(Stored data)
+--
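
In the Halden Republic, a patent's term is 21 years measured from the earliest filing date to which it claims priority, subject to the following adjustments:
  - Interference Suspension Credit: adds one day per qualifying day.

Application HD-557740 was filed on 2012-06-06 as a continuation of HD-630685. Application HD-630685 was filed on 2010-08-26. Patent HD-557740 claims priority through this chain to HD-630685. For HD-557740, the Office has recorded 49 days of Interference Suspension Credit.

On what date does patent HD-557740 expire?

October 14, 2031

Earliest priority filing: 26 August 2010.
Base term: 26 August 2010 + 21 years → 26 August 2031.
Interference Suspension Credit: +49 days → 14 October 2031.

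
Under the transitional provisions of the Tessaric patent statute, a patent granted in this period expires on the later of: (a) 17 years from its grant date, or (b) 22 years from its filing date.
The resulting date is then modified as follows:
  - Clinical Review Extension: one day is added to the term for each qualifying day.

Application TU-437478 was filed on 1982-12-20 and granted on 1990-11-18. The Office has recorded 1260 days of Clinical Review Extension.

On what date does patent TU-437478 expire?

(a) grant + 17 years → 18 November 2007.
(b) filing + 22 years → 20 December 2004.
Later of the two: 18 November 2007.
Clinical Review Extension: +1260 days → 1 May 2011.

May 1, 2011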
+--
*About this exercise*. Copying word for word, give each line of the data above from the first one through the line containing "- Interference Suspension", and nothing else.

*Result of this exercise*.
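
In the Halden Republic, a patent's term is 21 years measured from the earliest filing date to which it claims priority, subject to the following adjustments:
  - Interference Suspension Credit: adds one day per qualifying day.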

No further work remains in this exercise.